# [Stored items]
+---+

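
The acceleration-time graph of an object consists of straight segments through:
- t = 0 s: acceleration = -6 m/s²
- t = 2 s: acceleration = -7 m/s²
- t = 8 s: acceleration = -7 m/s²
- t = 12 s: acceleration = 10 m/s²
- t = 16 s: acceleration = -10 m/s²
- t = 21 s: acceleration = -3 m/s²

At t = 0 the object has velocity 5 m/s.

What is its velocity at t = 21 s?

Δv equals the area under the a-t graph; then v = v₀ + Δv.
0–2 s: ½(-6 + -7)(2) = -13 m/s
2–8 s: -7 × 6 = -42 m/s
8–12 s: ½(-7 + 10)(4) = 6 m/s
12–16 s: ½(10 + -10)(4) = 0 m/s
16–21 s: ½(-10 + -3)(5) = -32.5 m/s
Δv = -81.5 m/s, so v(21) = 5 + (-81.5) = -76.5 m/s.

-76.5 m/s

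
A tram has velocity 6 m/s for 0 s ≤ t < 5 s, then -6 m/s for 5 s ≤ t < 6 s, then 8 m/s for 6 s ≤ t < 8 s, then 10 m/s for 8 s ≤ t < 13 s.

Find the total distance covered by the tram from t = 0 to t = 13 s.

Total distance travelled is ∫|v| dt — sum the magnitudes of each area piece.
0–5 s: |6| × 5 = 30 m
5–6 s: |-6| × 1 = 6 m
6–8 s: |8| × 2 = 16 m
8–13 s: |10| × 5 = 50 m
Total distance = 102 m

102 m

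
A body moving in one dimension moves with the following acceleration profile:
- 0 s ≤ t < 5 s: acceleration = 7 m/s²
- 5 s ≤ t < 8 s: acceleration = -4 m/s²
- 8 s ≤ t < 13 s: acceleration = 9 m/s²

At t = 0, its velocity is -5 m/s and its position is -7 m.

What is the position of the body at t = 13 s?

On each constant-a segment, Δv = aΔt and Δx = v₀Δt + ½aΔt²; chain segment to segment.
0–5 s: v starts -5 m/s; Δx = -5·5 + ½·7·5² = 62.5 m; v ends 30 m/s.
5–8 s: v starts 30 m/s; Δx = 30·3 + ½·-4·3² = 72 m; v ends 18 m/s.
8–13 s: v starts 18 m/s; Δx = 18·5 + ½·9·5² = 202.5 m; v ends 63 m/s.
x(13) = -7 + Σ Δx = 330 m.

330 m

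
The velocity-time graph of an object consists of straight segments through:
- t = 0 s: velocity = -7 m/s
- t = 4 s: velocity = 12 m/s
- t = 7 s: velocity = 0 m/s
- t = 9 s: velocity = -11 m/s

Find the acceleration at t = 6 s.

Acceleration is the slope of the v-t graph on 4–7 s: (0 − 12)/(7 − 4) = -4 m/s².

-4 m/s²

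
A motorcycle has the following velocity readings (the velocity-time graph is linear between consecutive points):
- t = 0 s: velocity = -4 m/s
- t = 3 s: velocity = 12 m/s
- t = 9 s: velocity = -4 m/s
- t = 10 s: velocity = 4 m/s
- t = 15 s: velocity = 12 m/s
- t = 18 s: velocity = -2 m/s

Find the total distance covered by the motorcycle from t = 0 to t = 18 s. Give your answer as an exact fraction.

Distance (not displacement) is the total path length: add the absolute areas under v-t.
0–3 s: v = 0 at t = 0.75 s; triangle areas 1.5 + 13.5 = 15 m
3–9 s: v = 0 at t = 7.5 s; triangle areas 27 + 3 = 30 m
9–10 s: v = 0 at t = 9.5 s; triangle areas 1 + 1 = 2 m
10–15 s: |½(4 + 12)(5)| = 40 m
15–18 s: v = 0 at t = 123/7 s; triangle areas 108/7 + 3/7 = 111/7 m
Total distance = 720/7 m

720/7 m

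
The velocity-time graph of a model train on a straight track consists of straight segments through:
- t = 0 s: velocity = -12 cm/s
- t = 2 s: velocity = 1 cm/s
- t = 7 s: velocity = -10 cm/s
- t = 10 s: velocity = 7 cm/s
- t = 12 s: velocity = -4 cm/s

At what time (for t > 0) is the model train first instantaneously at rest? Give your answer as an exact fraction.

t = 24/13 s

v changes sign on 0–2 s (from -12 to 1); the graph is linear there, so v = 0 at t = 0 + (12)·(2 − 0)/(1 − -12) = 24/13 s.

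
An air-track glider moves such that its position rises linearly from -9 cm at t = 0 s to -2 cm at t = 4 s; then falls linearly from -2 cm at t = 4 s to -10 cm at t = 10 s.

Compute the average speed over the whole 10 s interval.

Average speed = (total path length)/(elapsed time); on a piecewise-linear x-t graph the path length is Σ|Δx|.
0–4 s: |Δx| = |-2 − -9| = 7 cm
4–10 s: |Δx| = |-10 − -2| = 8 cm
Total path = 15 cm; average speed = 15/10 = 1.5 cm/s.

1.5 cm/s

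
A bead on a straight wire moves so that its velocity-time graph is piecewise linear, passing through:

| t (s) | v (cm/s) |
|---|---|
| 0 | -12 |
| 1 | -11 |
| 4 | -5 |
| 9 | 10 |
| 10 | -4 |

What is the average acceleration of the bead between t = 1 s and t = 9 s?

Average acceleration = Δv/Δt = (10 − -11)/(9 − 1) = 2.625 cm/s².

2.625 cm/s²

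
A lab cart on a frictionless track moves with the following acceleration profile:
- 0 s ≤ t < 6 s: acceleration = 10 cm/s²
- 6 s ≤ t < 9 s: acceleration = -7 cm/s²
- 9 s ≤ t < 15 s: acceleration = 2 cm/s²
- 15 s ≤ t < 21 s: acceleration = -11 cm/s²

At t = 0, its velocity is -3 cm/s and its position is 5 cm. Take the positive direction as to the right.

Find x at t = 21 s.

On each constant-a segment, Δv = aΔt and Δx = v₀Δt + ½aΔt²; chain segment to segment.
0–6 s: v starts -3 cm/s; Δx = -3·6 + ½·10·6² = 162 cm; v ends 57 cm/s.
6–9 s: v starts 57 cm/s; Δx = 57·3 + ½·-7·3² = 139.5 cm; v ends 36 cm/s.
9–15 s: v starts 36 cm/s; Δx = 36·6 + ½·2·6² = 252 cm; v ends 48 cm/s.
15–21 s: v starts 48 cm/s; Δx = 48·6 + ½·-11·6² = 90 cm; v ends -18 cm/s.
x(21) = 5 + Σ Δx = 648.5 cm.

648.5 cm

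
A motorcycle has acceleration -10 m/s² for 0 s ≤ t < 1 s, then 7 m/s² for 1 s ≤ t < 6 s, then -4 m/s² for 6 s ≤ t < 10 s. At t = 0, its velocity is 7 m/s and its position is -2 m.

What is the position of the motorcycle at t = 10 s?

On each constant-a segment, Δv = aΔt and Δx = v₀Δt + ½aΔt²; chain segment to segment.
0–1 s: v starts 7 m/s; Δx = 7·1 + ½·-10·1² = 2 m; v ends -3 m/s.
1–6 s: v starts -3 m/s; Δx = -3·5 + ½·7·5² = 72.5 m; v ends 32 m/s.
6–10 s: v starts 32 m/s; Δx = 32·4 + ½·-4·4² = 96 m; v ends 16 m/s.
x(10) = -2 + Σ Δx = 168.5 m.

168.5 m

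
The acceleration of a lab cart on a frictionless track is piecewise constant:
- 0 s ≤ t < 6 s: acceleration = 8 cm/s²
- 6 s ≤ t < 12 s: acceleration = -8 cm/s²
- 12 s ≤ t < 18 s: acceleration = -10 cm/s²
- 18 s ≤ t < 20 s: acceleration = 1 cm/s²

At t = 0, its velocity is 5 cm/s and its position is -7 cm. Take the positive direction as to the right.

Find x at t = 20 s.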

+---+

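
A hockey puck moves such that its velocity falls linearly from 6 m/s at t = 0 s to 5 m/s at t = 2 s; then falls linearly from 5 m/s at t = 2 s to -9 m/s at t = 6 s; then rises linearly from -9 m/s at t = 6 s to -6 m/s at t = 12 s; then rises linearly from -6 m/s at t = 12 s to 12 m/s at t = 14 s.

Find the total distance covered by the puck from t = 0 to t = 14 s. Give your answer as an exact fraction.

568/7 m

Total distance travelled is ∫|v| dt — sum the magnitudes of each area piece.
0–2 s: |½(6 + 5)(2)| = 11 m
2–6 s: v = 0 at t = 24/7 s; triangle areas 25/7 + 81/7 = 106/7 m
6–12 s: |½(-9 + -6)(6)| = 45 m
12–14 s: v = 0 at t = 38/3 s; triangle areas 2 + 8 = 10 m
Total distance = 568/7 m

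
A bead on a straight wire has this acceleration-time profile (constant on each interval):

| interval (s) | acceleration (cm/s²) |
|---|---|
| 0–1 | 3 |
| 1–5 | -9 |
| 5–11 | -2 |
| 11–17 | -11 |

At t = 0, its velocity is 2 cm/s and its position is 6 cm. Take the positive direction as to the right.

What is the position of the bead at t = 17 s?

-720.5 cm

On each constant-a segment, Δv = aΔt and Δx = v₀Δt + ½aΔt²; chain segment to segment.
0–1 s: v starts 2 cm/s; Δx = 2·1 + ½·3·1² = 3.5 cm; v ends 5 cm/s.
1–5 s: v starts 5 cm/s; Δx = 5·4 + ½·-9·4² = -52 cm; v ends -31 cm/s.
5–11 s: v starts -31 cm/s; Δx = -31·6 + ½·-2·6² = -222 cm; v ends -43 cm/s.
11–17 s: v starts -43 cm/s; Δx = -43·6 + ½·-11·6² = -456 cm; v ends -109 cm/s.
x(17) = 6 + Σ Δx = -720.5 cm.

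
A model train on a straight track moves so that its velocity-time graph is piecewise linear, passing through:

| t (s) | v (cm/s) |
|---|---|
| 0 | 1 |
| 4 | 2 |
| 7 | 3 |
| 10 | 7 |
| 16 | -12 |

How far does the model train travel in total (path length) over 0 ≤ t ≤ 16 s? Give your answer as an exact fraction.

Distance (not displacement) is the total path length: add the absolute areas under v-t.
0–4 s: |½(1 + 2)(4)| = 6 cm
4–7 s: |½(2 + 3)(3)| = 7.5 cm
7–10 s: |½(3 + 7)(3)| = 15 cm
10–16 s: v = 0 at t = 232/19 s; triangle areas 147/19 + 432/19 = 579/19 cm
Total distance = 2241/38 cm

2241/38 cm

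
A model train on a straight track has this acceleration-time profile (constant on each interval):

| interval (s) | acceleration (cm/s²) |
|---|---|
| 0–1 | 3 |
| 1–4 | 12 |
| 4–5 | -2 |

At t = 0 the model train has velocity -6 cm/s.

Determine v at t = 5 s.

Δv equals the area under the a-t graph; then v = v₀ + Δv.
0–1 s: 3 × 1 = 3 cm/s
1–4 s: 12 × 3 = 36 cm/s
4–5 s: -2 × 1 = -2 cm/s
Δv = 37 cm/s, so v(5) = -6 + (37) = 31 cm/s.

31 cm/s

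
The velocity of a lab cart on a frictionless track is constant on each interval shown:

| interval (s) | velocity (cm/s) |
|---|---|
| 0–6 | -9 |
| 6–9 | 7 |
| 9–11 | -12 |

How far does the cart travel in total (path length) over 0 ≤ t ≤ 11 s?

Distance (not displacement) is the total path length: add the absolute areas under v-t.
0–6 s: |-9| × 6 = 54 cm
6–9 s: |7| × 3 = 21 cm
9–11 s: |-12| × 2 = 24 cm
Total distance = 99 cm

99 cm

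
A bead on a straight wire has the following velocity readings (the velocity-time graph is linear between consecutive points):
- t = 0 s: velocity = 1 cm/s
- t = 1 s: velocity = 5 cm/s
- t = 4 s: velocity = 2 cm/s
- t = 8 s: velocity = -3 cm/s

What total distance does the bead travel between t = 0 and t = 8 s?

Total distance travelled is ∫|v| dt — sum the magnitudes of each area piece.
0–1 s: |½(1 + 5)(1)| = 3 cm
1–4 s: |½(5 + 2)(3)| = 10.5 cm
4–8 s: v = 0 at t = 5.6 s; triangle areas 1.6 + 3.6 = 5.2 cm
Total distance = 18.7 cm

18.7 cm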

+---+

# [Exercise requirements]
The lines above that hold the word "with" are the ones to copy.

# [Task output]
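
A body moving in one dimension moves with the following acceleration profile:
A lab cart on a frictionless track moves with the following acceleration profile: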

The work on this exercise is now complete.